▸ **What this task involves**:
Every line below should be given again without alteration.

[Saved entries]
>>>>

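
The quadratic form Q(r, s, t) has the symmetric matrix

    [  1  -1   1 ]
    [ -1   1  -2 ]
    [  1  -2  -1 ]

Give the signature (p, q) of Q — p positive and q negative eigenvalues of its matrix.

(2, 1)

By Sylvester's law of inertia any congruent diagonalization of A has 2 positive, 1 negative and 0 zero entries.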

<<<<

▸ **Solution for this exercise**:
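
The quadratic form Q(r, s, t) has the symmetric matrix

    [  1  -1   1 ]
    [ -1   1  -2 ]
    [  1  -2  -1 ]

Give the signature (p, q) of Q — p positive and q negative eigenvalues of its matrix.

(2, 1)

By Sylvester's law of inertia any congruent diagonalization of A has 2 positive, 1 negative and 0 zero entries.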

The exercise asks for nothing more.